──────── Source data
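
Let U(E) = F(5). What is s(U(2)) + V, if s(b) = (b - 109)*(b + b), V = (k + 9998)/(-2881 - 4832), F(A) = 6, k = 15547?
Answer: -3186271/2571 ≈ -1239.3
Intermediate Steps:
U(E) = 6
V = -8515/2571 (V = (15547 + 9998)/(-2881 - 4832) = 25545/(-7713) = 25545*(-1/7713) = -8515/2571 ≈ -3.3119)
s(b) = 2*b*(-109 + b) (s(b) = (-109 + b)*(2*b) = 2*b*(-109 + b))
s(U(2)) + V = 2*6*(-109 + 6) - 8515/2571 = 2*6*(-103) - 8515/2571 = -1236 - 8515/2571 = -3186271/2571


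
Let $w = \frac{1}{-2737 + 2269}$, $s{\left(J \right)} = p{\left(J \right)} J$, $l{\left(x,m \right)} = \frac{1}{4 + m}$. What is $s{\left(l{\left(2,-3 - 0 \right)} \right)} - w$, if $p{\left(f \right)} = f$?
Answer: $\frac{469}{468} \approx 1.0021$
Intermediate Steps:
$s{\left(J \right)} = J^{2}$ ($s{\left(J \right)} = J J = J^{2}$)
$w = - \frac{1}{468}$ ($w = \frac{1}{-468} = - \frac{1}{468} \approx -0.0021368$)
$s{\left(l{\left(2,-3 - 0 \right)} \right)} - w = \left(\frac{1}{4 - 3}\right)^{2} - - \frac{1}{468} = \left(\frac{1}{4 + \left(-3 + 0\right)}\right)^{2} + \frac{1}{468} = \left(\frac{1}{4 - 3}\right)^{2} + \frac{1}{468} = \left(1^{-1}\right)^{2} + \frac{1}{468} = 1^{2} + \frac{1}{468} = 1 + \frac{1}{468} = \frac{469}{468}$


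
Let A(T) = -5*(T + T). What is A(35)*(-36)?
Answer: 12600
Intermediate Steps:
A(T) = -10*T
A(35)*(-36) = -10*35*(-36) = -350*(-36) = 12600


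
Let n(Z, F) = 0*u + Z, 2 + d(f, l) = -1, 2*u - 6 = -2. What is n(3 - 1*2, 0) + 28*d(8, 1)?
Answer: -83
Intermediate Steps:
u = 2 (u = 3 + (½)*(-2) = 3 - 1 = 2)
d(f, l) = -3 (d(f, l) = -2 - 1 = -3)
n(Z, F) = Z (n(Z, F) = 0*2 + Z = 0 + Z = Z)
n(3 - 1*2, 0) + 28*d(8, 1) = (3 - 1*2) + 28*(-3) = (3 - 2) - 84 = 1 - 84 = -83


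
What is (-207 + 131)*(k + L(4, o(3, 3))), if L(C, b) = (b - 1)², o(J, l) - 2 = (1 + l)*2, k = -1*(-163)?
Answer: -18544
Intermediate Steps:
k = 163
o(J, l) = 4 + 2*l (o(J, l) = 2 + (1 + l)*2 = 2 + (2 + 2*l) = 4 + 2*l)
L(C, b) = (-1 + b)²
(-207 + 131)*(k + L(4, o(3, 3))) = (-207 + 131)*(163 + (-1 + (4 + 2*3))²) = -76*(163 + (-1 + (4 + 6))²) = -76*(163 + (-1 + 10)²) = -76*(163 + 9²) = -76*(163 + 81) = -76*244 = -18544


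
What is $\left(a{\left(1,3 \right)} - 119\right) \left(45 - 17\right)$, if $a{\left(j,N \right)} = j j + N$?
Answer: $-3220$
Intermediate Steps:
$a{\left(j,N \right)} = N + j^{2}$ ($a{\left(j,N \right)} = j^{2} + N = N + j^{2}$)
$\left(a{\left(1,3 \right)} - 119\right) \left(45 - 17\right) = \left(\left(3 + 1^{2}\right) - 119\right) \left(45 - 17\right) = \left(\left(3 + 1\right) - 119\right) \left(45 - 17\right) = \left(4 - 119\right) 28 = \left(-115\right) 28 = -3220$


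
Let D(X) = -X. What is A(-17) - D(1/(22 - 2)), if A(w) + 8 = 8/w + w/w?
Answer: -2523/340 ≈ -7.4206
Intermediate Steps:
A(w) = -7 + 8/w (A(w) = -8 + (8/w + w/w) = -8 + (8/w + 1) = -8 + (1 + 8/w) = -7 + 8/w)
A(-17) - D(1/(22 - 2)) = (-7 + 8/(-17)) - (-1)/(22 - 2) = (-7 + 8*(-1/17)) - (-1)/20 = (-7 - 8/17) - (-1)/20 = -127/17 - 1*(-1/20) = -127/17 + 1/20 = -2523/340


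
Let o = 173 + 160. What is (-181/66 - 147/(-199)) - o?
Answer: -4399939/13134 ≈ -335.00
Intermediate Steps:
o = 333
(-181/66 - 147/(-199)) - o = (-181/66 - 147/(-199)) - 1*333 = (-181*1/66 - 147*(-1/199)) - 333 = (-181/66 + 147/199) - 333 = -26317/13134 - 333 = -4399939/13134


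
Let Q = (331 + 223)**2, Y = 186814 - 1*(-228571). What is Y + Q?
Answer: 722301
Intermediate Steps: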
────────────────
■ Your goal: Each entry above needs to be retyped exactly.

■ Task result:
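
Let U(E) = F(5). What is s(U(2)) + V, if s(b) = (b - 109)*(b + b), V = (k + 9998)/(-2881 - 4832), F(A) = 6, k = 15547?
Answer: -3186271/2571 ≈ -1239.3
Intermediate Steps:
U(E) = 6
V = -8515/2571 (V = (15547 + 9998)/(-2881 - 4832) = 25545/(-7713) = 25545*(-1/7713) = -8515/2571 ≈ -3.3119)
s(b) = 2*b*(-109 + b) (s(b) = (-109 + b)*(2*b) = 2*b*(-109 + b))
s(U(2)) + V = 2*6*(-109 + 6) - 8515/2571 = 2*6*(-103) - 8515/2571 = -1236 - 8515/2571 = -3186271/2571


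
Let $w = \frac{1}{-2737 + 2269}$, $s{\left(J \right)} = p{\left(J \right)} J$, $l{\left(x,m \right)} = \frac{1}{4 + m}$. What is $s{\left(l{\left(2,-3 - 0 \right)} \right)} - w$, if $p{\left(f \right)} = f$?
Answer: $\frac{469}{468} \approx 1.0021$
Intermediate Steps:
$s{\left(J \right)} = J^{2}$ ($s{\left(J \right)} = J J = J^{2}$)
$w = - \frac{1}{468}$ ($w = \frac{1}{-468} = - \frac{1}{468} \approx -0.0021368$)
$s{\left(l{\left(2,-3 - 0 \right)} \right)} - w = \left(\frac{1}{4 - 3}\right)^{2} - - \frac{1}{468} = \left(\frac{1}{4 + \left(-3 + 0\right)}\right)^{2} + \frac{1}{468} = \left(\frac{1}{4 - 3}\right)^{2} + \frac{1}{468} = \left(1^{-1}\right)^{2} + \frac{1}{468} = 1^{2} + \frac{1}{468} = 1 + \frac{1}{468} = \frac{469}{468}$


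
Let A(T) = -5*(T + T). What is A(35)*(-36)?
Answer: 12600
Intermediate Steps:
A(T) = -10*T
A(35)*(-36) = -10*35*(-36) = -350*(-36) = 12600


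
Let n(Z, F) = 0*u + Z, 2 + d(f, l) = -1, 2*u - 6 = -2. What is n(3 - 1*2, 0) + 28*d(8, 1)?
Answer: -83
Intermediate Steps:
u = 2 (u = 3 + (½)*(-2) = 3 - 1 = 2)
d(f, l) = -3 (d(f, l) = -2 - 1 = -3)
n(Z, F) = Z (n(Z, F) = 0*2 + Z = 0 + Z = Z)
n(3 - 1*2, 0) + 28*d(8, 1) = (3 - 1*2) + 28*(-3) = (3 - 2) - 84 = 1 - 84 = -83


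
What is (-207 + 131)*(k + L(4, o(3, 3))), if L(C, b) = (b - 1)², o(J, l) - 2 = (1 + l)*2, k = -1*(-163)?
Answer: -18544
Intermediate Steps:
k = 163
o(J, l) = 4 + 2*l (o(J, l) = 2 + (1 + l)*2 = 2 + (2 + 2*l) = 4 + 2*l)
L(C, b) = (-1 + b)²
(-207 + 131)*(k + L(4, o(3, 3))) = (-207 + 131)*(163 + (-1 + (4 + 2*3))²) = -76*(163 + (-1 + (4 + 6))²) = -76*(163 + (-1 + 10)²) = -76*(163 + 9²) = -76*(163 + 81) = -76*244 = -18544


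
What is $\left(a{\left(1,3 \right)} - 119\right) \left(45 - 17\right)$, if $a{\left(j,N \right)} = j j + N$?
Answer: $-3220$
Intermediate Steps:
$a{\left(j,N \right)} = N + j^{2}$ ($a{\left(j,N \right)} = j^{2} + N = N + j^{2}$)
$\left(a{\left(1,3 \right)} - 119\right) \left(45 - 17\right) = \left(\left(3 + 1^{2}\right) - 119\right) \left(45 - 17\right) = \left(\left(3 + 1\right) - 119\right) \left(45 - 17\right) = \left(4 - 119\right) 28 = \left(-115\right) 28 = -3220$


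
Let D(X) = -X. What is A(-17) - D(1/(22 - 2)), if A(w) + 8 = 8/w + w/w?
Answer: -2523/340 ≈ -7.4206
Intermediate Steps:
A(w) = -7 + 8/w (A(w) = -8 + (8/w + w/w) = -8 + (8/w + 1) = -8 + (1 + 8/w) = -7 + 8/w)
A(-17) - D(1/(22 - 2)) = (-7 + 8/(-17)) - (-1)/(22 - 2) = (-7 + 8*(-1/17)) - (-1)/20 = (-7 - 8/17) - (-1)/20 = -127/17 - 1*(-1/20) = -127/17 + 1/20 = -2523/340


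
Let o = 173 + 160. What is (-181/66 - 147/(-199)) - o?
Answer: -4399939/13134 ≈ -335.00
Intermediate Steps:
o = 333
(-181/66 - 147/(-199)) - o = (-181/66 - 147/(-199)) - 1*333 = (-181*1/66 - 147*(-1/199)) - 333 = (-181/66 + 147/199) - 333 = -26317/13134 - 333 = -4399939/13134


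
Let Q = (331 + 223)**2, Y = 186814 - 1*(-228571). What is Y + Q?
Answer: 722301
Intermediate Steps: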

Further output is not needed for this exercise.